=== Exercise goal ===
Note the line where "Let γ = √265" appears in the data below; write it out exactly, along with every line that comes after it to the end.

Saved entries

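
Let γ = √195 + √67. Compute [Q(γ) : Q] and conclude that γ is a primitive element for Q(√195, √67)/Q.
[Q(γ) : Q] = 4 (equivalently, Q(γ) = Q(√195, √67))

Obviously Q(γ) ⊆ Q(√195, √67), and [Q(√195, √67):Q] = 4 (since 195, 67 are distinct squarefree integers > 1 with 13065 not a perfect square). To show equality we compute the minimal polynomial of γ. From γ = √195 + √67: γ^2 = 195 + 2√(13065) + 67 = 262 + 2√(13065), so γ^2 - 262 = 2√(13065); squaring, (γ^2 - 262)^2 = 4·13065, i.e. γ^4 - 524γ^2 + 68644 - 52260 = 0, i.e. γ^4 - 524γ^2 + 16384 = 0. So γ is a root of x^4 - 524x^2 + 16384. This polynomial is irreducible over Q: it has no rational root (each ±√195 ± √67 is irrational), and any factorization into two quadratics over Q would force √(13065) ∈ Q (pairing opposite roots) or √195, √67 ∈ Q (other pairings), all impossible. Hence [Q(γ):Q] = 4 = [Q(√195, √67):Q], so Q(γ) = Q(√195, √67).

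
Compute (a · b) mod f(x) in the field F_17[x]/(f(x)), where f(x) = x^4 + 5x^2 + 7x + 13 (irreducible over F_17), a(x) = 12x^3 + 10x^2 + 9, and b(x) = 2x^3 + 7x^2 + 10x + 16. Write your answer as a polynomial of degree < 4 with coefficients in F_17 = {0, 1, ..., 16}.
a · b ≡ 13x^3 + 6x^2 + 16x + 16 (mod f(x))

Multiply in F_17[x]: a(x)·b(x) = (12x^3 + 10x^2 + 9)·(2x^3 + 7x^2 + 10x + 16) = 7x^6 + 2x^5 + 3x^4 + 4x^3 + 2x^2 + 5x + 8. This has degree ≥ 4, so divide by f(x) over F_17: 7x^6 + 2x^5 + 3x^4 + 4x^3 + 2x^2 + 5x + 8 = (7x^2 + 2x + 2)·(x^4 + 5x^2 + 7x + 13) + (13x^3 + 6x^2 + 16x + 16). Hence a·b ≡ 13x^3 + 6x^2 + 16x + 16 (mod f). (F_17[x]/(f) is a field with 17^4 = 83521 elements since f is irreducible of degree 4.)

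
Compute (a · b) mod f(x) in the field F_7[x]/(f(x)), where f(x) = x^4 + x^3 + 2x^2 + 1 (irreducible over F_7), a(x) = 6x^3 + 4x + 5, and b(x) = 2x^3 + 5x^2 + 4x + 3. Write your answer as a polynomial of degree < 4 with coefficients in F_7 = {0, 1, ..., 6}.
a · b ≡ x^3 + 4 (mod f(x))

Multiply in F_7[x]: a(x)·b(x) = (6x^3 + 4x + 5)·(2x^3 + 5x^2 + 4x + 3) = 5x^6 + 2x^5 + 4x^4 + 6x^3 + 6x^2 + 4x + 1. This has degree ≥ 4, so divide by f(x) over F_7: 5x^6 + 2x^5 + 4x^4 + 6x^3 + 6x^2 + 4x + 1 = (5x^2 + 4x + 4)·(x^4 + x^3 + 2x^2 + 1) + (x^3 + 4). Hence a·b ≡ x^3 + 4 (mod f). (F_7[x]/(f) is a field with 7^4 = 2401 elements since f is irreducible of degree 4.)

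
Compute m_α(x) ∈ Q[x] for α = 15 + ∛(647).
m_α(x) = x^3 - 45x^2 + 675x - 4022

Set β = α - 15 = ∛(647), so β^3 = 647. Then (α - 15)^3 - 647 = 0, i.e. α is a root of g(x) = (x - 15)^3 - 647 = x^3 - 45x^2 + 675x - 4022. Since g(x) = h(x - 15) where h(x) = x^3 - 647, and h is irreducible over Q (because 647 is not a perfect cube, so h has no rational root, and a monic cubic with no rational root is irreducible), g is also irreducible (irreducibility is preserved under the substitution x → x - 15). Hence m_α(x) = x^3 - 45x^2 + 675x - 4022.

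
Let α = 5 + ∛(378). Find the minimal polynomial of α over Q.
m_α(x) = x^3 - 15x^2 + 75x - 503

Set β = α - 5 = ∛(378), so β^3 = 378. Then (α - 5)^3 - 378 = 0, i.e. α is a root of g(x) = (x - 5)^3 - 378 = x^3 - 15x^2 + 75x - 503. Since g(x) = h(x - 5) where h(x) = x^3 - 378, and h is irreducible over Q (because 378 is not a perfect cube, so h has no rational root, and a monic cubic with no rational root is irreducible), g is also irreducible (irreducibility is preserved under the substitution x → x - 5). Hence m_α(x) = x^3 - 15x^2 + 75x - 503.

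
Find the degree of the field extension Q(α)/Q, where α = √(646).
[Q(α):Q] = 2

[Q(α):Q] equals the degree of the minimal polynomial of α. Here α^2 = 646 and x^2 - 646 is irreducible (d = 646 is squarefree, ≠ 1, hence not a square), so deg(m_α) = 2. Thus [Q(α):Q] = 2.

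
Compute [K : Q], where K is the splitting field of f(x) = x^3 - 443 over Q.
[K : Q] = 6

The roots of x^3 - 443 are ∛443, ω∛443, ω^2∛443 where ω = e^(2πi/3) is a primitive cube root of unity, so K = Q(∛443, ω). Now [Q(∛443):Q] = 3 (since 443 is not a perfect cube, x^3 - 443 is irreducible) and [Q(ω):Q] = 2. Both 2 and 3 divide [K:Q], and [K:Q] ≤ 3·2 = 6, so [K:Q] = 6. (Equivalently: Q(∛443) ⊂ R but ω ∉ R, so [K : Q(∛443)] = 2.)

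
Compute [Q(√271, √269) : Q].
[Q(√271, √269) : Q] = 4

[Q(√271):Q] = 2 (min poly x^2 - 271, irreducible since 271 is squarefree > 1). For the top step, suppose √269 ∈ Q(√271), say √269 = c + d√271 with c, d ∈ Q. Squaring: 269 = c^2 + 271d^2 + 2cd√271. Since √271 ∉ Q this forces 2cd = 0. If d = 0 then √269 = c ∈ Q, contradicting 269 squarefree > 1. If c = 0 then 269 = 271d^2, so 271·269 = (271d)^2 is a perfect square in Q — but 271·269 = 72899 is not a perfect square (since 271 and 269 are distinct squarefree integers). Contradiction. Hence √269 ∉ Q(√271), so x^2 - 269 stays irreducible over Q(√271) and [Q(√271, √269) : Q(√271)] = 2. By the tower law, [Q(√271, √269) : Q] = 2 · 2 = 4.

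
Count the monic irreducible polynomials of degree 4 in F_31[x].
There are 230640 monic irreducible polynomials of degree 4 over F_31

Each element of F_{31^4} that lies in no proper subfield is a root of exactly one monic irreducible of degree 4 over F_31, and each such polynomial has 4 distinct roots in F_{31^4}. By Möbius inversion the count is N_31(4) = (1/4) Σ_{d|4} μ(4/d) · 31^d = (1/4)(μ(4)·31^1 + μ(2)·31^2 + μ(1)·31^4) = 922560/4 = 230640.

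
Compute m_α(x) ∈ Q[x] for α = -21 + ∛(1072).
m_α(x) = x^3 + 63x^2 + 1323x + 8189

Set β = α + 21 = ∛(1072), so β^3 = 1072. Then (α + 21)^3 - 1072 = 0, i.e. α is a root of g(x) = (x + 21)^3 - 1072 = x^3 + 63x^2 + 1323x + 8189. Since g(x) = h(x + 21) where h(x) = x^3 - 1072, and h is irreducible over Q (because 1072 is not a perfect cube, so h has no rational root, and a monic cubic with no rational root is irreducible), g is also irreducible (irreducibility is preserved under the substitution x → x + 21). Hence m_α(x) = x^3 + 63x^2 + 1323x + 8189.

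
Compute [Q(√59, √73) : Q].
[Q(√59, √73) : Q] = 4

[Q(√59):Q] = 2 (min poly x^2 - 59, irreducible since 59 is squarefree > 1). For the top step, suppose √73 ∈ Q(√59), say √73 = c + d√59 with c, d ∈ Q. Squaring: 73 = c^2 + 59d^2 + 2cd√59. Since √59 ∉ Q this forces 2cd = 0. If d = 0 then √73 = c ∈ Q, contradicting 73 squarefree > 1. If c = 0 then 73 = 59d^2, so 59·73 = (59d)^2 is a perfect square in Q — but 59·73 = 4307 is not a perfect square (since 59 and 73 are distinct squarefree integers). Contradiction. Hence √73 ∉ Q(√59), so x^2 - 73 stays irreducible over Q(√59) and [Q(√59, √73) : Q(√59)] = 2. By the tower law, [Q(√59, √73) : Q] = 2 · 2 = 4.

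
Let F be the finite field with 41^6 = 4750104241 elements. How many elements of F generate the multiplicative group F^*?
There are φ(4750104240) = 1083124224 primitive elements

F_q^* is cyclic of order q - 1 = 4750104240. A cyclic group of order m has exactly φ(m) generators. Here m = 4750104240 = 2^4 · 3^2 · 5 · 7 · 547 · 1723, so the number of primitive elements is φ(4750104240) = 1083124224.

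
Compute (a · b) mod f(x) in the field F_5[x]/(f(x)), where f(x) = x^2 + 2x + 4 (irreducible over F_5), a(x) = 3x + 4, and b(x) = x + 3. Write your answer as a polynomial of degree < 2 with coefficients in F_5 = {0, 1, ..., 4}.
a · b ≡ 2x (mod f(x))

Multiply in F_5[x]: a(x)·b(x) = (3x + 4)·(x + 3) = 3x^2 + 3x + 2. This has degree ≥ 2, so divide by f(x) over F_5: 3x^2 + 3x + 2 = (3)·(x^2 + 2x + 4) + (2x). Hence a·b ≡ 2x (mod f). (F_5[x]/(f) is a field with 5^2 = 25 elements since f is irreducible of degree 2.)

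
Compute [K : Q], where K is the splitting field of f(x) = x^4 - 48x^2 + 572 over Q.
[K : Q] = 4

Solving the quadratic in x^2: x^2 = (48 ± √(48^2 - 4·572))/2 = (48 ± √16)/2 = (48 ± 4)/2, giving x^2 = 26 or x^2 = 22. So f(x) = (x^2 - 26)(x^2 - 22) and the roots of f are ±√26, ±√22. Hence the splitting field is K = Q(√26, √22). Since 26 and 22 are distinct squarefree integers > 1, their product 572 is not a perfect square, so √22 ∉ Q(√26). By the tower law [K:Q] = [Q(√26,√22):Q(√26)] · [Q(√26):Q] = 2 · 2 = 4.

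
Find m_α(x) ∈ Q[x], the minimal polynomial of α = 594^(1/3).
m_α(x) = x^3 - 594

α satisfies α^3 = 594, so x^3 - 594 annihilates α. By the rational root test, a rational root p/q (in lowest terms) of x^3 - 594 would satisfy p^3 = 594 q^3, forcing q = 1 and p^3 = 594; but 594 is not a perfect cube, contradiction. A monic cubic over Q with no rational root is irreducible (any nontrivial factorization would include a linear factor). Hence x^3 - 594 is the minimal polynomial of α, and in particular [Q(α):Q] = 3.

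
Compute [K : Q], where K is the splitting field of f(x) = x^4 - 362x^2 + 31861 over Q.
[K : Q] = 4

Solving the quadratic in x^2: x^2 = (362 ± √(362^2 - 4·31861))/2 = (362 ± √3600)/2 = (362 ± 60)/2, giving x^2 = 151 or x^2 = 211. So f(x) = (x^2 - 151)(x^2 - 211) and the roots of f are ±√151, ±√211. Hence the splitting field is K = Q(√151, √211). Since 151 and 211 are distinct squarefree integers > 1, their product 31861 is not a perfect square, so √211 ∉ Q(√151). By the tower law [K:Q] = [Q(√151,√211):Q(√151)] · [Q(√151):Q] = 2 · 2 = 4.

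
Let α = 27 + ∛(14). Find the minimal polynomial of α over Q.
m_α(x) = x^3 - 81x^2 + 2187x - 19697

Set β = α - 27 = ∛(14), so β^3 = 14. Then (α - 27)^3 - 14 = 0, i.e. α is a root of g(x) = (x - 27)^3 - 14 = x^3 - 81x^2 + 2187x - 19697. Since g(x) = h(x - 27) where h(x) = x^3 - 14, and h is irreducible over Q (because 14 is not a perfect cube, so h has no rational root, and a monic cubic with no rational root is irreducible), g is also irreducible (irreducibility is preserved under the substitution x → x - 27). Hence m_α(x) = x^3 - 81x^2 + 2187x - 19697.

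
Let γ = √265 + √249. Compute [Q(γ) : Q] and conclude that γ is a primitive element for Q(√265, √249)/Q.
[Q(γ) : Q] = 4 (equivalently, Q(γ) = Q(√265, √249))

Obviously Q(γ) ⊆ Q(√265, √249), and [Q(√265, √249):Q] = 4 (since 265, 249 are distinct squarefree integers > 1 with 65985 not a perfect square). To show equality we compute the minimal polynomial of γ. From γ = √265 + √249: γ^2 = 265 + 2√(65985) + 249 = 514 + 2√(65985), so γ^2 - 514 = 2√(65985); squaring, (γ^2 - 514)^2 = 4·65985, i.e. γ^4 - 1028γ^2 + 264196 - 263940 = 0, i.e. γ^4 - 1028γ^2 + 256 = 0. So γ is a root of x^4 - 1028x^2 + 256. This polynomial is irreducible over Q: it has no rational root (each ±√265 ± √249 is irrational), and any factorization into two quadratics over Q would force √(65985) ∈ Q (pairing opposite roots) or √265, √249 ∈ Q (other pairings), all impossible. Hence [Q(γ):Q] = 4 = [Q(√265, √249):Q], so Q(γ) = Q(√265, √249).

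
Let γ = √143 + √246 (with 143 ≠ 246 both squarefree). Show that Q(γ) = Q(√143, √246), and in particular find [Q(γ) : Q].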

=== Your solution ===
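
Let γ = √265 + √249. Compute [Q(γ) : Q] and conclude that γ is a primitive element for Q(√265, √249)/Q.
[Q(γ) : Q] = 4 (equivalently, Q(γ) = Q(√265, √249))

Obviously Q(γ) ⊆ Q(√265, √249), and [Q(√265, √249):Q] = 4 (since 265, 249 are distinct squarefree integers > 1 with 65985 not a perfect square). To show equality we compute the minimal polynomial of γ. From γ = √265 + √249: γ^2 = 265 + 2√(65985) + 249 = 514 + 2√(65985), so γ^2 - 514 = 2√(65985); squaring, (γ^2 - 514)^2 = 4·65985, i.e. γ^4 - 1028γ^2 + 264196 - 263940 = 0, i.e. γ^4 - 1028γ^2 + 256 = 0. So γ is a root of x^4 - 1028x^2 + 256. This polynomial is irreducible over Q: it has no rational root (each ±√265 ± √249 is irrational), and any factorization into two quadratics over Q would force √(65985) ∈ Q (pairing opposite roots) or √265, √249 ∈ Q (other pairings), all impossible. Hence [Q(γ):Q] = 4 = [Q(√265, √249):Q], so Q(γ) = Q(√265, √249).

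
Let γ = √143 + √246 (with 143 ≠ 246 both squarefree). Show that Q(γ) = Q(√143, √246), and in particular find [Q(γ) : Q].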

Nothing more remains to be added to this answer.